● **Activity**
Please output the entries below from the line that contains "Measure nerve conduction" through the final line, reproduced exactly and alone.

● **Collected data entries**

- - -

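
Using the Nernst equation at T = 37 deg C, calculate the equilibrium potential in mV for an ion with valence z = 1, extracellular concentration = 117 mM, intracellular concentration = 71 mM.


E = (RT/(zF)) * ln(C_out/C_in)
T = 37 + 273.15 = 310.15 K
E = (8.314 * 310.15 / (1 * 96485)) * ln(117/71)
E = 13.35 mV


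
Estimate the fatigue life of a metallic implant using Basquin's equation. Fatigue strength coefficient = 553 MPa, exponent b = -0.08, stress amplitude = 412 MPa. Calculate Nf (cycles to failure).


sigma_a = sigma_f' * (2Nf)^b
2Nf = (sigma_a/sigma_f')^(1/b)
2Nf = (412/553)^(1/-0.08)
2Nf = 39.614022
Nf = 19.81


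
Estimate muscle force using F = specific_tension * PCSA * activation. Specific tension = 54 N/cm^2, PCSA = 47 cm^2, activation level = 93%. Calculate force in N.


F = sigma * PCSA * activation
F = 54 * 47 * 0.93
F = 2360 N


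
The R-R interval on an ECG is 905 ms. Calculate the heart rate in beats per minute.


HR = 60 / RR_interval(s)
RR = 905 ms = 0.905 s
HR = 60 / 0.905 = 66.3 bpm


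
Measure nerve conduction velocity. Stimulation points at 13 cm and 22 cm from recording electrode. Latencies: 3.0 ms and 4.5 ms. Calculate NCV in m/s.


Distance = (22 - 13) / 100 = 0.09 m
dt = (4.5 - 3.0) / 1000 = 0.0015 s
NCV = dist / dt = 60 m/s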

- - -

● **Exercise solution**
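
Measure nerve conduction velocity. Stimulation points at 13 cm and 22 cm from recording electrode. Latencies: 3.0 ms and 4.5 ms. Calculate NCV in m/s.


Distance = (22 - 13) / 100 = 0.09 m
dt = (4.5 - 3.0) / 1000 = 0.0015 s
NCV = dist / dt = 60 m/s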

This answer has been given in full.